WHAT TO WORK ON: Extract each line from the entries below that has the string "energy" in it.

Saved entries:
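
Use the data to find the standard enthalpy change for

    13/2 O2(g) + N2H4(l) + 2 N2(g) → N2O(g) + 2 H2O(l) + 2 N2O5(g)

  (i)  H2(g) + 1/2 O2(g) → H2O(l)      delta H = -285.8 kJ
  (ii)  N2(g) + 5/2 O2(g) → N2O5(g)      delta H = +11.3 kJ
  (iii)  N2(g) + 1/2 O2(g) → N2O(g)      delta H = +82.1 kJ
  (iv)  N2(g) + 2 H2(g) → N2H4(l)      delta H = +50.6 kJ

(i) × 2: (2)·(-285.8) = -571.6 kJ
(ii) × 2: (2)·(+11.3) = +22.6 kJ
(iii) as written: +82.1 kJ
(iv) reversed: -50.6 kJ
Summing the manipulated equations, delta H = (2)·(-285.8) + (2)·(+11.3) + (1)·(+82.1) + (-1)·(+50.6) = -517.5 kJ

delta H = -517.5 kJ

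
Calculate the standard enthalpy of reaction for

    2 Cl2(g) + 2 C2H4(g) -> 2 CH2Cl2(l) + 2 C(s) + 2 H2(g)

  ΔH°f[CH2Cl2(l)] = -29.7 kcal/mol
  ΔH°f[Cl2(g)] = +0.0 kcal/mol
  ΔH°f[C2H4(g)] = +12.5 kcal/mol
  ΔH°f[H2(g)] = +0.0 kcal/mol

Products: 2·(-29.7) + 2·(+0.0) + 2·(+0.0) = -59.4
Reactants: 2·(+0.0) + 2·(+12.5) = +25.0
ΔH_rxn = (-59.4) − (+25.0) = -84.4 kcal/mol

ΔH_rxn = -84.4 kcal/mol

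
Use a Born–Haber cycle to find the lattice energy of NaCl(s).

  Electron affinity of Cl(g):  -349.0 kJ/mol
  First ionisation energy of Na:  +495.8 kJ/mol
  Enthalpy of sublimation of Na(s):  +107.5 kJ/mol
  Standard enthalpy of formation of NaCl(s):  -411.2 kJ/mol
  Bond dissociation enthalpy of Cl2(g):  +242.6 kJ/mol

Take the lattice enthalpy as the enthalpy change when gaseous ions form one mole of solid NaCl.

ΔHf° = 1·ΔHsub + 1·(ΣIE) + 1/2·D(Cl2) + 1·EA + U
-411.2 = 1·(+107.5) + 1·(+495.8) + 1/2·(+242.6) + 1·(-349.0) + U
U = -411.2 − (+375.6) = -786.8 kJ/mol

U = -786.8 kJ/mol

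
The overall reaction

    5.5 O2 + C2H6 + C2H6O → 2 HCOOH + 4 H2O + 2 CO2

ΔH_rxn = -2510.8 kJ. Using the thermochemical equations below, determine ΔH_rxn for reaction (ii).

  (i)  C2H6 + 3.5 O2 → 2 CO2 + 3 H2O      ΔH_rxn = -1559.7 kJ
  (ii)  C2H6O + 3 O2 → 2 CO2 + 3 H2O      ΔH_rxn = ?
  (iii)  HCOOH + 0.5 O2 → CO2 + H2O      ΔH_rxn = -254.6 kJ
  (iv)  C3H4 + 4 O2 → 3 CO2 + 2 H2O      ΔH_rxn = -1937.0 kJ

(i) as written (C2H6 already on the reactant side): -1559.7 kJ
(ii) as written (C2H6O already on the reactant side): contributes x
(iii) reversed and × 2 (HCOOH must end up as a product; scale by 2 for the 2 HCOOH): (-2)·(-254.6) = +509.2 kJ
(iv): not needed (C3H4 appears nowhere else).
-2510.8 = (-1559.7) + (+509.2) + x
x = (-2510.8 − (-1050.5)) / (1) = -1460.3 kJ

ΔH_rxn = -1460.3 kJ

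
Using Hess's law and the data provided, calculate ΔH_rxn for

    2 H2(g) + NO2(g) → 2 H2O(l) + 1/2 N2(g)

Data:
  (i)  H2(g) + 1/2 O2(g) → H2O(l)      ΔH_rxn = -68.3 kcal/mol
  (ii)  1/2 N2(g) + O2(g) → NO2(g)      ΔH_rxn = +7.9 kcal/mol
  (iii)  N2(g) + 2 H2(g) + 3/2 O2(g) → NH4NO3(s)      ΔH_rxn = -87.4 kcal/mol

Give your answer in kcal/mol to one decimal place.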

EXERCISE OUTPUT:
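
Use a Born–Haber cycle to find the lattice energy of NaCl(s).
  First ionisation energy of Na:  +495.8 kJ/mol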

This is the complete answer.